Your goal
Restate every record that follows, keeping it exact.

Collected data
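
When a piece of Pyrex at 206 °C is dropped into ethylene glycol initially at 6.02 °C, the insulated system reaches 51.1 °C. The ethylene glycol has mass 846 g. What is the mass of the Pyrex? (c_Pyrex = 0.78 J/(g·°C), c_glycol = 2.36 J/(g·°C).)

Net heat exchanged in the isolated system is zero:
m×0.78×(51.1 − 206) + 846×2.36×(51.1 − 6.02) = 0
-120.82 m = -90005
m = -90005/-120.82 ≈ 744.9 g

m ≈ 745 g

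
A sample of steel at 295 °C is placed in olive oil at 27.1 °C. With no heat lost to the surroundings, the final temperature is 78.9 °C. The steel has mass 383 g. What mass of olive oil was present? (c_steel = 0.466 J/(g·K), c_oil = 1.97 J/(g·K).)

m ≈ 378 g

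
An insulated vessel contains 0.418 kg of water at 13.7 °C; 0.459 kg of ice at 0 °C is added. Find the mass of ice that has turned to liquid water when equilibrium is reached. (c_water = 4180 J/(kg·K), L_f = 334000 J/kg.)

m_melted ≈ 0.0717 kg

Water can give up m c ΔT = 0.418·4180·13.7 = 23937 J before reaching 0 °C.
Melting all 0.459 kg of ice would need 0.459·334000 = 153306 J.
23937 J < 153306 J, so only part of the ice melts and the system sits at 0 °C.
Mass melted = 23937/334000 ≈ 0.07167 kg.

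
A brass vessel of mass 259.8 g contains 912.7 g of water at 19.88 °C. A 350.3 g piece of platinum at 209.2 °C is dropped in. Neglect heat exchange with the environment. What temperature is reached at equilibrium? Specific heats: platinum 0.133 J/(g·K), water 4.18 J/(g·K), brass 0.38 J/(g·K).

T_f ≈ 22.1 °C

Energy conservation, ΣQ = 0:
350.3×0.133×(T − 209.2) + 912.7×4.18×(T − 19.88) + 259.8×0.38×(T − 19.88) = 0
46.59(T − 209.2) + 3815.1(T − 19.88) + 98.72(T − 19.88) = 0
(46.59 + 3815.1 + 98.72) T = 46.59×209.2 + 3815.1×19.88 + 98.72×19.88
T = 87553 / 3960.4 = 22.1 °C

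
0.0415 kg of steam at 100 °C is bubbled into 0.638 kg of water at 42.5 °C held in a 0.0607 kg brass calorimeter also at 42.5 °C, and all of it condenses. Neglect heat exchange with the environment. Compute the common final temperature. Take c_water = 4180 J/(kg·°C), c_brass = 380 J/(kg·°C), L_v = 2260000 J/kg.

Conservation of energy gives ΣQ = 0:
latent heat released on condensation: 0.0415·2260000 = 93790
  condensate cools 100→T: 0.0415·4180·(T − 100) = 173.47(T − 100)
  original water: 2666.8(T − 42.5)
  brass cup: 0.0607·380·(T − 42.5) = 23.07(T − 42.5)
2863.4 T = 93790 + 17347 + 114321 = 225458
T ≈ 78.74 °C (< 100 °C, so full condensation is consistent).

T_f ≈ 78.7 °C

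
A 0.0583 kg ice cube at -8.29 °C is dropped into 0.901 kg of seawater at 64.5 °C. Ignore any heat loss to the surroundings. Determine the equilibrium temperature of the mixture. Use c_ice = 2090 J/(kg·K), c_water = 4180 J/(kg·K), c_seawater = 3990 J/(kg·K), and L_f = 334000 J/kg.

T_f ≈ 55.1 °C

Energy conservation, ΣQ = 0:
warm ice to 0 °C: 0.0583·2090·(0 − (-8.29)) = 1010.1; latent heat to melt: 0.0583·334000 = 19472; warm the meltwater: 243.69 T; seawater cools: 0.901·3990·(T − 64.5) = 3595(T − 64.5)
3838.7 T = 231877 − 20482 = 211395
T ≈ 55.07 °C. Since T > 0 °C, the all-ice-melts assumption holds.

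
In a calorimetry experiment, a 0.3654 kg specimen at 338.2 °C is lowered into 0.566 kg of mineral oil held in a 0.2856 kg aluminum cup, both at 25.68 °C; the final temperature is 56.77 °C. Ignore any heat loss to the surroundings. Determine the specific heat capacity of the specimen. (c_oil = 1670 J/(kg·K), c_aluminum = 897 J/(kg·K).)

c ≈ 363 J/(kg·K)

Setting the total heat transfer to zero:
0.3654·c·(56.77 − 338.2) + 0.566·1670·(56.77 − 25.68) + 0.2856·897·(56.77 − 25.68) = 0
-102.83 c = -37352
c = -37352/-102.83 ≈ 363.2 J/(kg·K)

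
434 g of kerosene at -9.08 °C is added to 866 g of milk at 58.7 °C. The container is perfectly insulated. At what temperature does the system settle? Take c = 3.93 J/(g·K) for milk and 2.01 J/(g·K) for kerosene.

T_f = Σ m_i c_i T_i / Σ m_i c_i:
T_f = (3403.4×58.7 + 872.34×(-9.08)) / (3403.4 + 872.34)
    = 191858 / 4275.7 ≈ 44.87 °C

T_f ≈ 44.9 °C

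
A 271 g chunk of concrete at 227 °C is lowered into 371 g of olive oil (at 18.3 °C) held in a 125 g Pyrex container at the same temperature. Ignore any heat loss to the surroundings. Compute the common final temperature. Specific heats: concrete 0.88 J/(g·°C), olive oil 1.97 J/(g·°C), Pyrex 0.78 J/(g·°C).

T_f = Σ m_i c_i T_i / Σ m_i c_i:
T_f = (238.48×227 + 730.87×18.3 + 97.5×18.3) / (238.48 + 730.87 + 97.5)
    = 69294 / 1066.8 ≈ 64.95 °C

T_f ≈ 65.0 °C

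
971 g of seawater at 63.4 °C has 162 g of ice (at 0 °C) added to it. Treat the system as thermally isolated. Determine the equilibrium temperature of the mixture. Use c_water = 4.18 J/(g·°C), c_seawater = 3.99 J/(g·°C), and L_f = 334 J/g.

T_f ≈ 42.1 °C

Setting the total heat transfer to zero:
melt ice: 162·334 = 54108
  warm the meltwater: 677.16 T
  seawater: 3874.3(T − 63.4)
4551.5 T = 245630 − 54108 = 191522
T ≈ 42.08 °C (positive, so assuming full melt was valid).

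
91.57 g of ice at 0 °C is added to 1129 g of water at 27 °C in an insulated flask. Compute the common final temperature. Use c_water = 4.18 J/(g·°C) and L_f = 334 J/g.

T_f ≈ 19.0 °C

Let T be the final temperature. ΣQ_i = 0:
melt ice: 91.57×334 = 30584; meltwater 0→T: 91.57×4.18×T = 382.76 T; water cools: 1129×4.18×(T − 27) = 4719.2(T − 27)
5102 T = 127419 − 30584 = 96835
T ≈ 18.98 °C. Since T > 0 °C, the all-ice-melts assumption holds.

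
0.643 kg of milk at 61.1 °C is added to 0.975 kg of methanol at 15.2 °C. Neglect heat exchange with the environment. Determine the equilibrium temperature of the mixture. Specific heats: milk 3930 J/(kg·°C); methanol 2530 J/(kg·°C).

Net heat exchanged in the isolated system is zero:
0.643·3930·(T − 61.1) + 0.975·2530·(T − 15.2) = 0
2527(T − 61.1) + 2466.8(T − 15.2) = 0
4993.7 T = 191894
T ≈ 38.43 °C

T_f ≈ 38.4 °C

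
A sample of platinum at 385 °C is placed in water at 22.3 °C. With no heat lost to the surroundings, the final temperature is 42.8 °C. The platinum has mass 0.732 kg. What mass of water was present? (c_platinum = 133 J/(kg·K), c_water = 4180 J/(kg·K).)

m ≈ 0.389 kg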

Response to the task
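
When a piece of Pyrex at 206 °C is dropped into ethylene glycol initially at 6.02 °C, the insulated system reaches 51.1 °C. The ethylene glycol has mass 846 g. What is the mass of the Pyrex? (c_Pyrex = 0.78 J/(g·°C), c_glycol = 2.36 J/(g·°C).)

Net heat exchanged in the isolated system is zero:
m×0.78×(51.1 − 206) + 846×2.36×(51.1 − 6.02) = 0
-120.82 m = -90005
m = -90005/-120.82 ≈ 744.9 g

m ≈ 745 g

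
A sample of steel at 295 °C is placed in olive oil at 27.1 °C. With no heat lost to the surroundings, the final temperature is 78.9 °C. The steel has mass 383 g. What mass of olive oil was present? (c_steel = 0.466 J/(g·K), c_oil = 1.97 J/(g·K).)

m ≈ 378 g

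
An insulated vessel contains 0.418 kg of water at 13.7 °C; 0.459 kg of ice at 0 °C is added. Find the mass of ice that has turned to liquid water when equilibrium is reached. (c_water = 4180 J/(kg·K), L_f = 334000 J/kg.)

m_melted ≈ 0.0717 kg

Water can give up m c ΔT = 0.418·4180·13.7 = 23937 J before reaching 0 °C.
Melting all 0.459 kg of ice would need 0.459·334000 = 153306 J.
23937 J < 153306 J, so only part of the ice melts and the system sits at 0 °C.
Mass melted = 23937/334000 ≈ 0.07167 kg.

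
A brass vessel of mass 259.8 g contains 912.7 g of water at 19.88 °C. A 350.3 g piece of platinum at 209.2 °C is dropped in. Neglect heat exchange with the environment. What temperature is reached at equilibrium? Specific heats: platinum 0.133 J/(g·K), water 4.18 J/(g·K), brass 0.38 J/(g·K).

T_f ≈ 22.1 °C

Energy conservation, ΣQ = 0:
350.3×0.133×(T − 209.2) + 912.7×4.18×(T − 19.88) + 259.8×0.38×(T − 19.88) = 0
46.59(T − 209.2) + 3815.1(T − 19.88) + 98.72(T − 19.88) = 0
(46.59 + 3815.1 + 98.72) T = 46.59×209.2 + 3815.1×19.88 + 98.72×19.88
T = 87553 / 3960.4 = 22.1 °C

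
0.0415 kg of steam at 100 °C is bubbled into 0.638 kg of water at 42.5 °C held in a 0.0607 kg brass calorimeter also at 42.5 °C, and all of it condenses. Neglect heat exchange with the environment. Compute the common final temperature. Take c_water = 4180 J/(kg·°C), c_brass = 380 J/(kg·°C), L_v = 2260000 J/kg.

Conservation of energy gives ΣQ = 0:
latent heat released on condensation: 0.0415·2260000 = 93790
  condensate cools 100→T: 0.0415·4180·(T − 100) = 173.47(T − 100)
  original water: 2666.8(T − 42.5)
  brass cup: 0.0607·380·(T − 42.5) = 23.07(T − 42.5)
2863.4 T = 93790 + 17347 + 114321 = 225458
T ≈ 78.74 °C (< 100 °C, so full condensation is consistent).

T_f ≈ 78.7 °C

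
A 0.0583 kg ice cube at -8.29 °C is dropped into 0.901 kg of seawater at 64.5 °C. Ignore any heat loss to the surroundings. Determine the equilibrium temperature of the mixture. Use c_ice = 2090 J/(kg·K), c_water = 4180 J/(kg·K), c_seawater = 3990 J/(kg·K), and L_f = 334000 J/kg.

T_f ≈ 55.1 °C

Energy conservation, ΣQ = 0:
warm ice to 0 °C: 0.0583·2090·(0 − (-8.29)) = 1010.1; latent heat to melt: 0.0583·334000 = 19472; warm the meltwater: 243.69 T; seawater cools: 0.901·3990·(T − 64.5) = 3595(T − 64.5)
3838.7 T = 231877 − 20482 = 211395
T ≈ 55.07 °C. Since T > 0 °C, the all-ice-melts assumption holds.

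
In a calorimetry experiment, a 0.3654 kg specimen at 338.2 °C is lowered into 0.566 kg of mineral oil held in a 0.2856 kg aluminum cup, both at 25.68 °C; the final temperature is 56.77 °C. Ignore any heat loss to the surroundings. Determine the specific heat capacity of the specimen. (c_oil = 1670 J/(kg·K), c_aluminum = 897 J/(kg·K).)

c ≈ 363 J/(kg·K)

Setting the total heat transfer to zero:
0.3654·c·(56.77 − 338.2) + 0.566·1670·(56.77 − 25.68) + 0.2856·897·(56.77 − 25.68) = 0
-102.83 c = -37352
c = -37352/-102.83 ≈ 363.2 J/(kg·K)

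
434 g of kerosene at -9.08 °C is added to 866 g of milk at 58.7 °C. The container is perfectly insulated. At what temperature does the system settle? Take c = 3.93 J/(g·K) for milk and 2.01 J/(g·K) for kerosene.

T_f = Σ m_i c_i T_i / Σ m_i c_i:
T_f = (3403.4×58.7 + 872.34×(-9.08)) / (3403.4 + 872.34)
    = 191858 / 4275.7 ≈ 44.87 °C

T_f ≈ 44.9 °C

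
A 271 g chunk of concrete at 227 °C is lowered into 371 g of olive oil (at 18.3 °C) held in a 125 g Pyrex container at the same temperature. Ignore any heat loss to the surroundings. Compute the common final temperature. Specific heats: concrete 0.88 J/(g·°C), olive oil 1.97 J/(g·°C), Pyrex 0.78 J/(g·°C).

T_f = Σ m_i c_i T_i / Σ m_i c_i:
T_f = (238.48×227 + 730.87×18.3 + 97.5×18.3) / (238.48 + 730.87 + 97.5)
    = 69294 / 1066.8 ≈ 64.95 °C

T_f ≈ 65.0 °C

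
971 g of seawater at 63.4 °C has 162 g of ice (at 0 °C) added to it. Treat the system as thermally isolated. Determine the equilibrium temperature of the mixture. Use c_water = 4.18 J/(g·°C), c_seawater = 3.99 J/(g·°C), and L_f = 334 J/g.

T_f ≈ 42.1 °C

Setting the total heat transfer to zero:
melt ice: 162·334 = 54108
  warm the meltwater: 677.16 T
  seawater: 3874.3(T − 63.4)
4551.5 T = 245630 − 54108 = 191522
T ≈ 42.08 °C (positive, so assuming full melt was valid).

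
91.57 g of ice at 0 °C is added to 1129 g of water at 27 °C in an insulated flask. Compute the common final temperature. Use c_water = 4.18 J/(g·°C) and L_f = 334 J/g.

T_f ≈ 19.0 °C

Let T be the final temperature. ΣQ_i = 0:
melt ice: 91.57×334 = 30584; meltwater 0→T: 91.57×4.18×T = 382.76 T; water cools: 1129×4.18×(T − 27) = 4719.2(T − 27)
5102 T = 127419 − 30584 = 96835
T ≈ 18.98 °C. Since T > 0 °C, the all-ice-melts assumption holds.

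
0.643 kg of milk at 61.1 °C is added to 0.975 kg of methanol at 15.2 °C. Neglect heat exchange with the environment. Determine the equilibrium temperature of the mixture. Specific heats: milk 3930 J/(kg·°C); methanol 2530 J/(kg·°C).

Net heat exchanged in the isolated system is zero:
0.643·3930·(T − 61.1) + 0.975·2530·(T − 15.2) = 0
2527(T − 61.1) + 2466.8(T − 15.2) = 0
4993.7 T = 191894
T ≈ 38.43 °C

T_f ≈ 38.4 °C

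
A sample of platinum at 385 °C is placed in water at 22.3 °C. With no heat lost to the surroundings, the final temperature is 42.8 °C. The platinum has mass 0.732 kg. What mass of water was present? (c_platinum = 133 J/(kg·K), c_water = 4180 J/(kg·K).)

m ≈ 0.389 kg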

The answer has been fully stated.